WHAT YOU SHOULD DO — Restate the full set of records exactly, word for word.

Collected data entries
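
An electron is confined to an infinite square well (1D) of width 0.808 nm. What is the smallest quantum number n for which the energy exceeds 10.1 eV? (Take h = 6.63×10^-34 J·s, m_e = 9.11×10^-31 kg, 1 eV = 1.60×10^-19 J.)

E_1 = h²/(8m_eL²) = 9.238×10^-20 J = 0.5774 eV.
Need n² > 10.1/0.5774 = 17.49, i.e. n > 4.182.
The smallest integer satisfying this is n = 5.

n = 5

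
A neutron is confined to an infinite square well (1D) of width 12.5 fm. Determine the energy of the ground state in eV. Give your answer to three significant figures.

For an infinite well E_n = n²h²/(8m_nL²), so E_1 = h²/(8m_nL²) = (6.626×10^-34)²/(8·1.675×10^-27·(1.25×10^-14 m)²) = 2.097×10^-13 J.
Converting, E_1 = 2.097×10^-13 J / (1.602×10^-19 J/eV) = 1.31×10^6 eV.

E_1 = 1.31×10^6 eV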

EXERCISE RESPONSE —
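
An electron is confined to an infinite square well (1D) of width 0.808 nm. What is the smallest quantum number n for which the energy exceeds 10.1 eV? (Take h = 6.63×10^-34 J·s, m_e = 9.11×10^-31 kg, 1 eV = 1.60×10^-19 J.)

E_1 = h²/(8m_eL²) = 9.238×10^-20 J = 0.5774 eV.
Need n² > 10.1/0.5774 = 17.49, i.e. n > 4.182.
The smallest integer satisfying this is n = 5.

n = 5

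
A neutron is confined to an infinite square well (1D) of width 12.5 fm. Determine the energy of the ground state in eV. Give your answer to three significant figures.

For an infinite well E_n = n²h²/(8m_nL²), so E_1 = h²/(8m_nL²) = (6.626×10^-34)²/(8·1.675×10^-27·(1.25×10^-14 m)²) = 2.097×10^-13 J.
Converting, E_1 = 2.097×10^-13 J / (1.602×10^-19 J/eV) = 1.31×10^6 eV.

E_1 = 1.31×10^6 eV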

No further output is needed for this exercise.